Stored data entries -
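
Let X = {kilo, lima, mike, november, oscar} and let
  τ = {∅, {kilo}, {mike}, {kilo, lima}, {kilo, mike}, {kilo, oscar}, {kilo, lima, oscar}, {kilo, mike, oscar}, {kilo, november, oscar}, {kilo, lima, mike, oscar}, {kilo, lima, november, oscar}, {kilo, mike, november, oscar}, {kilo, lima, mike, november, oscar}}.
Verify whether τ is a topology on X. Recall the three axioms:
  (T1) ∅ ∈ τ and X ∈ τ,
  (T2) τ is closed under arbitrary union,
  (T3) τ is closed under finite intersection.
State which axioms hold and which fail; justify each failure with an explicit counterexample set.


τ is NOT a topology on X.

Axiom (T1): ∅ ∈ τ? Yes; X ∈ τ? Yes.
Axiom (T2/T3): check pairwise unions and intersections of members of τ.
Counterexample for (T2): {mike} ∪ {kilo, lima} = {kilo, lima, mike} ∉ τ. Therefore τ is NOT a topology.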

...

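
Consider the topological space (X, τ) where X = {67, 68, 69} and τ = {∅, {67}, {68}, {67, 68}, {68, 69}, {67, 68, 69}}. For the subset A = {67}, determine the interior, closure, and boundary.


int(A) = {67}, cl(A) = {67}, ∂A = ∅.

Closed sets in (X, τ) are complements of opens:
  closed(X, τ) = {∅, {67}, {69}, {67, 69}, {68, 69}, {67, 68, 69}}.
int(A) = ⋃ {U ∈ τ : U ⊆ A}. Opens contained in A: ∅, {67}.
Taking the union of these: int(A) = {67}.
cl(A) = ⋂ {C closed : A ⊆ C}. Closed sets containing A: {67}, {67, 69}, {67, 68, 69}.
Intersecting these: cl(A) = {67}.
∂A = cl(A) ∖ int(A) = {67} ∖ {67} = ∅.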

ASSIGNED TASK -
Search the entries for the string "oscar" and collect each line that has it.

EXERCISE RESULT -
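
Let X = {kilo, lima, mike, november, oscar} and let
  τ = {∅, {kilo}, {mike}, {kilo, lima}, {kilo, mike}, {kilo, oscar}, {kilo, lima, oscar}, {kilo, mike, oscar}, {kilo, november, oscar}, {kilo, lima, mike, oscar}, {kilo, lima, november, oscar}, {kilo, mike, november, oscar}, {kilo, lima, mike, november, oscar}}.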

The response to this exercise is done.